WORK REQUEST.
Please find how many lines of the data contain the string "plus", and respond with that number only.

Records from a data collection
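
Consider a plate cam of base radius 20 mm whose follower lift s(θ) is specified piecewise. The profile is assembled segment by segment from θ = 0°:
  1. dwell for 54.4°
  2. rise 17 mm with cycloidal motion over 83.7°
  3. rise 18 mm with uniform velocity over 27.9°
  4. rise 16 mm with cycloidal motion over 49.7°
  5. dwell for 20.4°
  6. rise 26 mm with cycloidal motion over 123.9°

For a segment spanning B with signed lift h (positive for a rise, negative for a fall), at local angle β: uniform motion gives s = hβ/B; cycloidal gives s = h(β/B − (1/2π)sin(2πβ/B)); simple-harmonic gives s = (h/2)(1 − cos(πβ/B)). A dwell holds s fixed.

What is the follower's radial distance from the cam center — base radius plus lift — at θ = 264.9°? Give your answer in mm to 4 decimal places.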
==
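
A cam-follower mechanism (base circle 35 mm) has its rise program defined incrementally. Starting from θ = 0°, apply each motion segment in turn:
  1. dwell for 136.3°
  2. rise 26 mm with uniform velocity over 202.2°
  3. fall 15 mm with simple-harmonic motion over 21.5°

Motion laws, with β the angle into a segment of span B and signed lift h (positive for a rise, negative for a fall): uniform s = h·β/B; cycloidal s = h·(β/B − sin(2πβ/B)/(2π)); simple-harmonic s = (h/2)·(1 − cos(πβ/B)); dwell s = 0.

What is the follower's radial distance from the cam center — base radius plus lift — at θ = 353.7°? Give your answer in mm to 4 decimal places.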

RESULT OF THIS EXERCISE.
2